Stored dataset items
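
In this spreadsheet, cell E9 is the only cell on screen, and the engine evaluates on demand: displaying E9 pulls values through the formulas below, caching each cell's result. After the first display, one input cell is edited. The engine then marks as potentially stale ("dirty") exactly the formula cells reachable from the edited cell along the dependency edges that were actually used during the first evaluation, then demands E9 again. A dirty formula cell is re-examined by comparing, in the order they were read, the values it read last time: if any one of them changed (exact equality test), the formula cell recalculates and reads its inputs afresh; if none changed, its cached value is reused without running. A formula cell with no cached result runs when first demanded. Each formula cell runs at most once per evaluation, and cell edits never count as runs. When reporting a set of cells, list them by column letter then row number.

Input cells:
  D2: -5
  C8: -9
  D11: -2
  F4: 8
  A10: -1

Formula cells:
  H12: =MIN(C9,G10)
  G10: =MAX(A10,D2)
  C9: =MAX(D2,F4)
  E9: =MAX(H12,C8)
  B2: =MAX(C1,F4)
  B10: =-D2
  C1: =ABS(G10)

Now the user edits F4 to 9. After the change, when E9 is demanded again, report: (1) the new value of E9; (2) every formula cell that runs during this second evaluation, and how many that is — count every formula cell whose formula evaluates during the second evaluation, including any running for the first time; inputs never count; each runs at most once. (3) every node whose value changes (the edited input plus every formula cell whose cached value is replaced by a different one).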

Work instruction: Every line above in which the word "running" is present must be copied into the answer.

Answer:
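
In this spreadsheet, cell E9 is the only cell on screen, and the engine evaluates on demand: displaying E9 pulls values through the formulas below, caching each cell's result. After the first display, one input cell is edited. The engine then marks as potentially stale ("dirty") exactly the formula cells reachable from the edited cell along the dependency edges that were actually used during the first evaluation, then demands E9 again. A dirty formula cell is re-examined by comparing, in the order they were read, the values it read last time: if any one of them changed (exact equality test), the formula cell recalculates and reads its inputs afresh; if none changed, its cached value is reused without running. A formula cell with no cached result runs when first demanded. Each formula cell runs at most once per evaluation, and cell edits never count as runs. When reporting a set of cells, list them by column letter then row number.
Now the user edits F4 to 9. After the change, when E9 is demanded again, report: (1) the new value of E9; (2) every formula cell that runs during this second evaluation, and how many that is — count every formula cell whose formula evaluates during the second evaluation, including any running for the first time; inputs never count; each runs at most once. (3) every node whose value changes (the edited input plus every formula cell whose cached value is replaced by a different one).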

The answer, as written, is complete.